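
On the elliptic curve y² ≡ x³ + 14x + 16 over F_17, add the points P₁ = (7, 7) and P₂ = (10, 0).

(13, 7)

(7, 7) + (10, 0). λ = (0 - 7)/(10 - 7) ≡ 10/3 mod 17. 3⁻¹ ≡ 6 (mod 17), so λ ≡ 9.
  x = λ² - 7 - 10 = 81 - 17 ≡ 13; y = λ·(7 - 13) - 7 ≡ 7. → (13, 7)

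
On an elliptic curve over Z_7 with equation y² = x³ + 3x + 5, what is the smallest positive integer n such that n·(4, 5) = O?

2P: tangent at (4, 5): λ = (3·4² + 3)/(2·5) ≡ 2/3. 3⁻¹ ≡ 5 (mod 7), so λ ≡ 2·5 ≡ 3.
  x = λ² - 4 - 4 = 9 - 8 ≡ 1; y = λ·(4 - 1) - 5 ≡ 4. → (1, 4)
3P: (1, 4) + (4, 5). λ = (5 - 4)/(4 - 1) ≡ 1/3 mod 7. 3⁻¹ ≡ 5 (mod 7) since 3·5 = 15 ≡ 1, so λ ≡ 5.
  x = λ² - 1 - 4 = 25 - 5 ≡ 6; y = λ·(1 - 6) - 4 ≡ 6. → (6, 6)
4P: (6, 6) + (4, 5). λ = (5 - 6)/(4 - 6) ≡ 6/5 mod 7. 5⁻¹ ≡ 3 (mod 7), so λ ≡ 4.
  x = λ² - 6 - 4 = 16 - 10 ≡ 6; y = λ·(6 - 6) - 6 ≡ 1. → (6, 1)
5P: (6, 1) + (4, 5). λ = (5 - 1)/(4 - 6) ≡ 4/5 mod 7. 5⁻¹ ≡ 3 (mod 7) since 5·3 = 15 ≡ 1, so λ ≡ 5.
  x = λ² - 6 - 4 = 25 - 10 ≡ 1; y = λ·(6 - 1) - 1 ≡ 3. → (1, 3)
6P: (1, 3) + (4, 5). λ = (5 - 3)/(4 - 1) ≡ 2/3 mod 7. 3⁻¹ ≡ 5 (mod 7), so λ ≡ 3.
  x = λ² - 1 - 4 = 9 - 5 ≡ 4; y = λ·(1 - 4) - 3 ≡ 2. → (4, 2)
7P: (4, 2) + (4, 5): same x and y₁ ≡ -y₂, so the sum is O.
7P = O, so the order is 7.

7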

##############################

__ASSIGNMENT__
Retype the material. Keep it exact.

__ANSWER SPACE__
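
On the elliptic curve y² ≡ x³ + 14x + 16 over F_17, add the points P₁ = (7, 7) and P₂ = (10, 0).

(13, 7)

(7, 7) + (10, 0). λ = (0 - 7)/(10 - 7) ≡ 10/3 mod 17. 3⁻¹ ≡ 6 (mod 17), so λ ≡ 9.
  x = λ² - 7 - 10 = 81 - 17 ≡ 13; y = λ·(7 - 13) - 7 ≡ 7. → (13, 7)

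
On an elliptic curve over Z_7 with equation y² = x³ + 3x + 5, what is the smallest positive integer n such that n·(4, 5) = O?

2P: tangent at (4, 5): λ = (3·4² + 3)/(2·5) ≡ 2/3. 3⁻¹ ≡ 5 (mod 7), so λ ≡ 2·5 ≡ 3.
  x = λ² - 4 - 4 = 9 - 8 ≡ 1; y = λ·(4 - 1) - 5 ≡ 4. → (1, 4)
3P: (1, 4) + (4, 5). λ = (5 - 4)/(4 - 1) ≡ 1/3 mod 7. 3⁻¹ ≡ 5 (mod 7) since 3·5 = 15 ≡ 1, so λ ≡ 5.
  x = λ² - 1 - 4 = 25 - 5 ≡ 6; y = λ·(1 - 6) - 4 ≡ 6. → (6, 6)
4P: (6, 6) + (4, 5). λ = (5 - 6)/(4 - 6) ≡ 6/5 mod 7. 5⁻¹ ≡ 3 (mod 7), so λ ≡ 4.
  x = λ² - 6 - 4 = 16 - 10 ≡ 6; y = λ·(6 - 6) - 6 ≡ 1. → (6, 1)
5P: (6, 1) + (4, 5). λ = (5 - 1)/(4 - 6) ≡ 4/5 mod 7. 5⁻¹ ≡ 3 (mod 7) since 5·3 = 15 ≡ 1, so λ ≡ 5.
  x = λ² - 6 - 4 = 25 - 10 ≡ 1; y = λ·(6 - 1) - 1 ≡ 3. → (1, 3)
6P: (1, 3) + (4, 5). λ = (5 - 3)/(4 - 1) ≡ 2/3 mod 7. 3⁻¹ ≡ 5 (mod 7), so λ ≡ 3.
  x = λ² - 1 - 4 = 9 - 5 ≡ 4; y = λ·(1 - 4) - 3 ≡ 2. → (4, 2)
7P: (4, 2) + (4, 5): same x and y₁ ≡ -y₂, so the sum is O.
7P = O, so the order is 7.

7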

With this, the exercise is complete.